• Action item: Could you reproduce the lines below from the one with "R5: G-57 is produced from D-56 and M-49." through the one with "R2: psi follows from sigma and delta."? Keep both ends and add nothing.

Stored data entries:
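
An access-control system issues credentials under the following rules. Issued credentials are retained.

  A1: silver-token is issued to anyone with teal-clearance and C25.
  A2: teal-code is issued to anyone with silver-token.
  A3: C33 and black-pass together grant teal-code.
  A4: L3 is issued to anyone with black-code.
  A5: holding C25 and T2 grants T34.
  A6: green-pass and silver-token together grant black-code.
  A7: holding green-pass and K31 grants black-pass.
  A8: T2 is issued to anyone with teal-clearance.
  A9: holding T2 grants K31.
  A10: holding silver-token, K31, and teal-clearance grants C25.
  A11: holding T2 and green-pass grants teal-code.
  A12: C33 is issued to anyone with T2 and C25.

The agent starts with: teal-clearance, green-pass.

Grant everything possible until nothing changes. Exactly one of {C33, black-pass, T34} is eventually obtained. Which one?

black-pass

Holding teal-clearance grants T2 (A8).
Holding T2 grants K31 (A9).
Holding green-pass and K31 grants black-pass (A7).
C33 would need T2 and C25 (A12), but C25 is never granted. T34 would need C25 and T2 (A5), but C25 is never granted.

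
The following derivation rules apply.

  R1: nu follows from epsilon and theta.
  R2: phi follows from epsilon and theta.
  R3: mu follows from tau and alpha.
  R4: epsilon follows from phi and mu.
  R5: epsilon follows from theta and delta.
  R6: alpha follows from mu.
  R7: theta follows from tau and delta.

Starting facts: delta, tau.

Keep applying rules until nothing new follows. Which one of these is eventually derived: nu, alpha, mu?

nu

From tau and delta, R7 gives theta.
theta and delta hold, so epsilon follows (R5).
epsilon and theta hold, so nu follows (R1).
alpha would need mu (R6), but mu is never established. mu would need tau and alpha (R3), but alpha is never established.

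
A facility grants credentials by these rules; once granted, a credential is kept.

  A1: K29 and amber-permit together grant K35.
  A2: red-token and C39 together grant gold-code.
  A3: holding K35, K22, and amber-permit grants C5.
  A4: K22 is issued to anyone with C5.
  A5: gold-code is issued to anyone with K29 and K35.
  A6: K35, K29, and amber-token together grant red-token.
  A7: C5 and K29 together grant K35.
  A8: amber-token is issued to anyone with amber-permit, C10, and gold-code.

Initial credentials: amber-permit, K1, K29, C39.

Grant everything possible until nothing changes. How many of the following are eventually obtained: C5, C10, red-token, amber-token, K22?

0

C5 would need K35, K22, and amber-permit (A3), but K22 is never granted.
No rule produces C10, and it is not given.
red-token would need K35, K29, and amber-token (A6), but amber-token is never granted.
amber-token would need amber-permit, C10, and gold-code (A8), but C10 is never granted.
K22 would need C5 (A4), but C5 is never granted.
None of the 5 are reached.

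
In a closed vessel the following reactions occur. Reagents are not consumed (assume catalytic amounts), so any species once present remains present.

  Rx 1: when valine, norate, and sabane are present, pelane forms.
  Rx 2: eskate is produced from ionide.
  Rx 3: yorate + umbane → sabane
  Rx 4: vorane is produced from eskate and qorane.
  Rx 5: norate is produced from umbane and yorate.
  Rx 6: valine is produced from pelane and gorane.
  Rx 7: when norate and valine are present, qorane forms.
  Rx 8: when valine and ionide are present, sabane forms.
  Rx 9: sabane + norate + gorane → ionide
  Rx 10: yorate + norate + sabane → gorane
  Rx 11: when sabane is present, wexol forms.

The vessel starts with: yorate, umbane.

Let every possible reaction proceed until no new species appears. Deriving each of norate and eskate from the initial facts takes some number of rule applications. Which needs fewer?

norate: umbane and yorate present → norate forms (Rx 5). [1 rule application]
eskate: yorate and umbane present → sabane forms (Rx 3). umbane and yorate present → norate forms (Rx 5). yorate, norate, and sabane present → gorane forms (Rx 10). sabane, norate, and gorane present → ionide forms (Rx 9). ionide present → eskate forms (Rx 2). [5 rule applications]
norate needs fewer.

norate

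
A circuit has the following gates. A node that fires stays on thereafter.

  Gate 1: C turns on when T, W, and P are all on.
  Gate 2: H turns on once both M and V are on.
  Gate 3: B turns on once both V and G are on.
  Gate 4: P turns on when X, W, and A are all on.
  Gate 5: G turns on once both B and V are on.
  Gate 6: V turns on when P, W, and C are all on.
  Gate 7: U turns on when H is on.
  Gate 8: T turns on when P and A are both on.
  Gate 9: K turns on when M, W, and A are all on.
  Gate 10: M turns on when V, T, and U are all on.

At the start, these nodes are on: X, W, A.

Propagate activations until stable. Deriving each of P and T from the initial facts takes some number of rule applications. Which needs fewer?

P

P: Gate 4: X, W, and A on → P on. [1 rule application]
T: Gate 4: X, W, and A on → P on. Gate 8: P and A on → T on. [2 rule applications]
P needs fewer.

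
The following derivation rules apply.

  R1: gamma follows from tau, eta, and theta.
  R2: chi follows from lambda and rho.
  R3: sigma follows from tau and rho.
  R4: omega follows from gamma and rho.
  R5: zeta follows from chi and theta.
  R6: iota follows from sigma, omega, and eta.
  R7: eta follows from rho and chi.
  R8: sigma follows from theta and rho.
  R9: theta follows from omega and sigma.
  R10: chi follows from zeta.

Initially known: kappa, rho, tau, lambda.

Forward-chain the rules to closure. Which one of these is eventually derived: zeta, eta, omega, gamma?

eta

From lambda and rho, R2 gives chi.
From rho and chi, R7 gives eta.
omega would need gamma and rho (R4), but gamma is never established. zeta would need chi and theta (R5), but theta is never established. gamma would need tau, eta, and theta (R1), but theta is never established.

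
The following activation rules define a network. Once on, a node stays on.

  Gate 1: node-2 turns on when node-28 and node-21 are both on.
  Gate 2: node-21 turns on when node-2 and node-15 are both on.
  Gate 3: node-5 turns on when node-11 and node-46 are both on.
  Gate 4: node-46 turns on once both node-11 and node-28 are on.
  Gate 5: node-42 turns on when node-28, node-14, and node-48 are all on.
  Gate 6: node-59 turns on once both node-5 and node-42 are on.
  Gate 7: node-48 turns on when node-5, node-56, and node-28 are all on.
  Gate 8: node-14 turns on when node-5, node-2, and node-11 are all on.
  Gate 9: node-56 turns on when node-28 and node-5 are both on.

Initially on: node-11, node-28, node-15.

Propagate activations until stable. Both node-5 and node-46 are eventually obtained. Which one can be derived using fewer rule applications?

node-46

node-46: Gate 4: node-11 and node-28 on → node-46 on. [1 rule application]
node-5: Gate 4: node-11 and node-28 on → node-46 on. Gate 3: node-11 and node-46 on → node-5 on. [2 rule applications]
node-46 needs fewer.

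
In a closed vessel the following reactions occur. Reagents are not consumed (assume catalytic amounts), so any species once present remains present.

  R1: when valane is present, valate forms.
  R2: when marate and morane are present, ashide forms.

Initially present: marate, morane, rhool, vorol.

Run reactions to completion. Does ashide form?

Yes

marate and morane present → ashide forms (R2).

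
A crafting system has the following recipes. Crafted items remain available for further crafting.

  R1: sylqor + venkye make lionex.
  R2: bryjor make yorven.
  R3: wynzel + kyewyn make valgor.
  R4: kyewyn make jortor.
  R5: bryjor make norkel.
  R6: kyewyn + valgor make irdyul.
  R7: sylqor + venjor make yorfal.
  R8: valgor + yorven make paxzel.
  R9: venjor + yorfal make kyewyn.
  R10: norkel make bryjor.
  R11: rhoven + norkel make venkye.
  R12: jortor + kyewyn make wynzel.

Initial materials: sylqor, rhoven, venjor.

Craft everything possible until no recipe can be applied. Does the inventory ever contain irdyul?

Using R7, sylqor and venjor make yorfal.
venjor + yorfal → kyewyn (R9).
Using R4, kyewyn makes jortor.
jortor + kyewyn → wynzel (R12).
Using R3, wynzel and kyewyn make valgor.
kyewyn + valgor → irdyul (R6).

Yes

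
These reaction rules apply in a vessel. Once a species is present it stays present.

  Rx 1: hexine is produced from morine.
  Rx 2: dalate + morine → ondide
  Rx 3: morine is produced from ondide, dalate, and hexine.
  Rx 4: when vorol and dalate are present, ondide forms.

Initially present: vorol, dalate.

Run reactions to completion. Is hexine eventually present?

No

hexine would need morine (Rx 1), but morine never forms.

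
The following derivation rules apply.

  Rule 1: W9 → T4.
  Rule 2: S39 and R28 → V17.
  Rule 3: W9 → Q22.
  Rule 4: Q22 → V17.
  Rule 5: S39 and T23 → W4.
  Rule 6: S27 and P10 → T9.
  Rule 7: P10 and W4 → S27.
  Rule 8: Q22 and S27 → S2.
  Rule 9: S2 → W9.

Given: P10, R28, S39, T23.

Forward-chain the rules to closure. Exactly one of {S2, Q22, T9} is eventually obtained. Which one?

T9

S39 and T23 hold, so W4 follows (Rule 5).
From P10 and W4, Rule 7 gives S27.
S27 and P10 hold, so T9 follows (Rule 6).
Q22 would need W9 (Rule 3), but W9 is never established. S2 would need Q22 and S27 (Rule 8), but Q22 is never established.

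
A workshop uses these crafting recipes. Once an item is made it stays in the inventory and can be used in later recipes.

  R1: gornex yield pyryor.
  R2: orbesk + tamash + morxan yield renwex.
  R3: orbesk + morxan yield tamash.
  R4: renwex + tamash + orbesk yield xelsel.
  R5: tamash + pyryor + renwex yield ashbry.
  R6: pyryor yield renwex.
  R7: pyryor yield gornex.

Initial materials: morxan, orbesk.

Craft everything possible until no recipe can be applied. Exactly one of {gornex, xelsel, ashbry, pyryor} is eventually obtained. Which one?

orbesk + morxan → tamash (R3).
orbesk + tamash + morxan → renwex (R2).
Using R4, renwex, tamash, and orbesk make xelsel.
ashbry would need tamash, pyryor, and renwex (R5), but pyryor is never obtained. gornex would need pyryor (R7), but pyryor is never obtained. pyryor would need gornex (R1), but gornex is never obtained.

xelsel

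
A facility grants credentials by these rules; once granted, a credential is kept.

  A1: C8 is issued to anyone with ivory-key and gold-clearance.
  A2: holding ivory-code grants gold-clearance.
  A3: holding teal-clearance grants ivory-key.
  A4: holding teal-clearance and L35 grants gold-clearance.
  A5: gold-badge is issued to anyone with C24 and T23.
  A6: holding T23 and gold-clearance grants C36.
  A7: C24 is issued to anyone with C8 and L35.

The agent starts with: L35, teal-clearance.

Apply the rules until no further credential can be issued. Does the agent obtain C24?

Yes

Holding teal-clearance and L35 grants gold-clearance (A4).
Holding teal-clearance grants ivory-key (A3).
Holding ivory-key and gold-clearance grants C8 (A1).
Holding C8 and L35 grants C24 (A7).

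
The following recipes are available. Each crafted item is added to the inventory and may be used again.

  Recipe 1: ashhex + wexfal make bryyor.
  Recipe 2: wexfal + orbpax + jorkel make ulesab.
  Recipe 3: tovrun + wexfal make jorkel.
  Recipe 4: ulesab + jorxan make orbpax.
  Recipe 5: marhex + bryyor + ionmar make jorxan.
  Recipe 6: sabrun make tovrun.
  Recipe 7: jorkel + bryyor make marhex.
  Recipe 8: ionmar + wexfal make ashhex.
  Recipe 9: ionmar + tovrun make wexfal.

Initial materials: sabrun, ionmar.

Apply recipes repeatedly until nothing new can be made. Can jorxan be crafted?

Yes

Using Recipe 6, sabrun makes tovrun.
Using Recipe 9, ionmar and tovrun make wexfal.
tovrun + wexfal → jorkel (Recipe 3).
Using Recipe 8, ionmar and wexfal make ashhex.
ashhex + wexfal → bryyor (Recipe 1).
jorkel + bryyor → marhex (Recipe 7).
Using Recipe 5, marhex, bryyor, and ionmar make jorxan.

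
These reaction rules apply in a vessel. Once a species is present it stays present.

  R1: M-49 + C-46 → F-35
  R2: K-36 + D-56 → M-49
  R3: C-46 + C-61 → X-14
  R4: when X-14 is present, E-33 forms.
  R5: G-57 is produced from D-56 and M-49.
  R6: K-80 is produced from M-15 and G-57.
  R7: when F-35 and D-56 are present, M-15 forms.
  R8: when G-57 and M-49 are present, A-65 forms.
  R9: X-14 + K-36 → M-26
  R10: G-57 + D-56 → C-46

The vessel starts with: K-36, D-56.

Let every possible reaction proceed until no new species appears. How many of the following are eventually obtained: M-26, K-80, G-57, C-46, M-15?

K-36 and D-56 present → M-49 forms (R2).
D-56 and M-49 present → G-57 forms (R5).
G-57 and D-56 present → C-46 forms (R10).
M-49 and C-46 present → F-35 forms (R1).
F-35 and D-56 present → M-15 forms (R7).
M-15 and G-57 present → K-80 forms (R6).
M-26 would need X-14 and K-36 (R9), but X-14 never forms.
K-80: reached.
G-57: reached.
C-46: reached.
M-15: reached.
Reached: K-80, G-57, C-46, and M-15 — 4 of the 5.

4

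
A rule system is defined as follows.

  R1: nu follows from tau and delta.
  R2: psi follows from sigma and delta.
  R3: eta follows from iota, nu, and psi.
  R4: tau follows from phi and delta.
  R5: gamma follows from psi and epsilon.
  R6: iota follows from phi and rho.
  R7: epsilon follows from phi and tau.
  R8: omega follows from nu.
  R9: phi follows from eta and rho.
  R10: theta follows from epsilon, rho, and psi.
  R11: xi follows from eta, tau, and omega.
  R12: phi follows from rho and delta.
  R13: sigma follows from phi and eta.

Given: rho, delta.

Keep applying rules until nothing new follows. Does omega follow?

Yes

rho and delta hold, so phi follows (R12).
phi and delta hold, so tau follows (R4).
tau and delta hold, so nu follows (R1).
From nu, R8 gives omega.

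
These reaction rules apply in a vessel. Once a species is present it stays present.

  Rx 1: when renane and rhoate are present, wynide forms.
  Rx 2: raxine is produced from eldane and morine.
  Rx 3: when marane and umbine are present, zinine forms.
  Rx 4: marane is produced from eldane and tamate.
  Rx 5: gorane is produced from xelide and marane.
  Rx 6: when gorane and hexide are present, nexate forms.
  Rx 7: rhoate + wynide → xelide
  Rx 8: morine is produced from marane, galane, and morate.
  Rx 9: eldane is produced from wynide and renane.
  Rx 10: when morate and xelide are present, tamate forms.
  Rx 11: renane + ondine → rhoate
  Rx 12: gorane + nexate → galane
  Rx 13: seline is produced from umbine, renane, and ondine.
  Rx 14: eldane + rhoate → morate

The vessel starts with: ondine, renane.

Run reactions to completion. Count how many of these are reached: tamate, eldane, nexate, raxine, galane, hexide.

renane and ondine present → rhoate forms (Rx 11).
renane and rhoate present → wynide forms (Rx 1).
rhoate and wynide present → xelide forms (Rx 7).
wynide and renane present → eldane forms (Rx 9).
eldane and rhoate present → morate forms (Rx 14).
morate and xelide present → tamate forms (Rx 10).
tamate: reached.
eldane: reached.
nexate would need gorane and hexide (Rx 6), but hexide never forms.
raxine would need eldane and morine (Rx 2), but morine never forms.
galane would need gorane and nexate (Rx 12), but nexate never forms.
No rule produces hexide, and it is not given.
Reached: tamate and eldane — 2 of the 6.

2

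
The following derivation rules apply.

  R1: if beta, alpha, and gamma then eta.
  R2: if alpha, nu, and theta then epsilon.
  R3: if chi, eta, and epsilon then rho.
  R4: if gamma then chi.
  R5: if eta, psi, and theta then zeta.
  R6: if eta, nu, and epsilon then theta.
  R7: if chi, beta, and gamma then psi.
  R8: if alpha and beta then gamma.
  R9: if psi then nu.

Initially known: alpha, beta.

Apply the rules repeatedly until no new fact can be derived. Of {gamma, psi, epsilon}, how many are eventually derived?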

• Final answer:
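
  R5: G-57 is produced from D-56 and M-49.
  R6: K-80 is produced from M-15 and G-57.
  R7: when F-35 and D-56 are present, M-15 forms.
  R8: when G-57 and M-49 are present, A-65 forms.
  R9: X-14 + K-36 → M-26
  R10: G-57 + D-56 → C-46

The vessel starts with: K-36, D-56.

Let every possible reaction proceed until no new species appears. How many of the following are eventually obtained: M-26, K-80, G-57, C-46, M-15?

K-36 and D-56 present → M-49 forms (R2).
D-56 and M-49 present → G-57 forms (R5).
G-57 and D-56 present → C-46 forms (R10).
M-49 and C-46 present → F-35 forms (R1).
F-35 and D-56 present → M-15 forms (R7).
M-15 and G-57 present → K-80 forms (R6).
M-26 would need X-14 and K-36 (R9), but X-14 never forms.
K-80: reached.
G-57: reached.
C-46: reached.
M-15: reached.
Reached: K-80, G-57, C-46, and M-15 — 4 of the 5.

4

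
A rule system is defined as follows.

  R1: nu follows from tau and delta.
  R2: psi follows from sigma and delta.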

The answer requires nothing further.